[Collected data]
*-*-*

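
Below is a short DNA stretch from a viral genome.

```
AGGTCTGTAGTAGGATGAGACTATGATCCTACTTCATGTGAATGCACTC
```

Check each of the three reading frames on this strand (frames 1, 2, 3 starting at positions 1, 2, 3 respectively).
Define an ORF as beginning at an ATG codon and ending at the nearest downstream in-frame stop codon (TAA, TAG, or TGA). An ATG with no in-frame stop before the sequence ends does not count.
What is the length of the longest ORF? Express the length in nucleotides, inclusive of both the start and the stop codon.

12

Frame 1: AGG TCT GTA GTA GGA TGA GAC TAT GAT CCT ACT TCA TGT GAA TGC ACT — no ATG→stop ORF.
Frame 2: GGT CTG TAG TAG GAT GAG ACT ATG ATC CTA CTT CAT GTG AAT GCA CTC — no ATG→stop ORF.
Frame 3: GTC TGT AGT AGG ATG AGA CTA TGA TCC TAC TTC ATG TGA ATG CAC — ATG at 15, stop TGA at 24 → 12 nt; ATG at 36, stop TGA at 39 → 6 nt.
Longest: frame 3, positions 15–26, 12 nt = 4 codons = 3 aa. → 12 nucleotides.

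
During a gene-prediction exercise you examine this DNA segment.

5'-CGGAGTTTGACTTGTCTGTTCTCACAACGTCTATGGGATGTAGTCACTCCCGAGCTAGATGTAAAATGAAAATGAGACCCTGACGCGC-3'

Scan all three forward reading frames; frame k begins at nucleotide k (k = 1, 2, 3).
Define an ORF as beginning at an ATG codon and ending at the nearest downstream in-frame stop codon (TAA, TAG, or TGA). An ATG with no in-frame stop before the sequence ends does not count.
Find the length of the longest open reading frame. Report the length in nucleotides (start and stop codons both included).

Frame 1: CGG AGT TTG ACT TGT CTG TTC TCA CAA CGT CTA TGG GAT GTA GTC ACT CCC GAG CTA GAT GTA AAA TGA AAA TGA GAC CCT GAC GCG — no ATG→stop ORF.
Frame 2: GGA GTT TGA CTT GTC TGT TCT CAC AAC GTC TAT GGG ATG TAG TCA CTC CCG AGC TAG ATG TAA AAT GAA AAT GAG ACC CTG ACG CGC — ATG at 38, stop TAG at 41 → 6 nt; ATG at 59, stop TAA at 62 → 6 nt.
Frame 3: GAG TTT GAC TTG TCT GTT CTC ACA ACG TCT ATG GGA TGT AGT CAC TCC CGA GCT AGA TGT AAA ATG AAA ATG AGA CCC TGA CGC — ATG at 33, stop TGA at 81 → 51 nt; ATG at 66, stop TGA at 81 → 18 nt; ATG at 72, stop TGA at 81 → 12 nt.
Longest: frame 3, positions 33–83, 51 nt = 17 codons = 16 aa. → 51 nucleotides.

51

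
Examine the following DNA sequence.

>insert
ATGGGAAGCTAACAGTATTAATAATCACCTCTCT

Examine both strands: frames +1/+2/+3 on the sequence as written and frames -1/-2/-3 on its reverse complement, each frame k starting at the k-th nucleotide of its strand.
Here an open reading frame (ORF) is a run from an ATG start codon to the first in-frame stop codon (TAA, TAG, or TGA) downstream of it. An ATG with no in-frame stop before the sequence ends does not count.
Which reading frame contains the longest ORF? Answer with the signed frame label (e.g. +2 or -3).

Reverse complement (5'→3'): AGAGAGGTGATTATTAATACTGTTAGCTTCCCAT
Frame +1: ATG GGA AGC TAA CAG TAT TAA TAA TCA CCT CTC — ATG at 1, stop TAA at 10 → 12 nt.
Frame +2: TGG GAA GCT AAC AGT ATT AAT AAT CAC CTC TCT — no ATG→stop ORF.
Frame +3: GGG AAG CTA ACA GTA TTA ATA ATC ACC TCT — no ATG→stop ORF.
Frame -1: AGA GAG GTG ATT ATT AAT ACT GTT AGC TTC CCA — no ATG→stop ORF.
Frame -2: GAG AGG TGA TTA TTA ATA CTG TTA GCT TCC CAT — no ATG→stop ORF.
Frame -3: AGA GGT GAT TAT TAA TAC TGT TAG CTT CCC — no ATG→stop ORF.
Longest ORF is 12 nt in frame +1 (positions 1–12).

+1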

*-*-*

* Assignment *
Look at the records above. Copy every line where the string "from" occurs.

* Reply *
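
Below is a short DNA stretch from a viral genome.
Here an open reading frame (ORF) is a run from an ATG start codon to the first in-frame stop codon (TAA, TAG, or TGA) downstream of it. An ATG with no in-frame stop before the sequence ends does not count.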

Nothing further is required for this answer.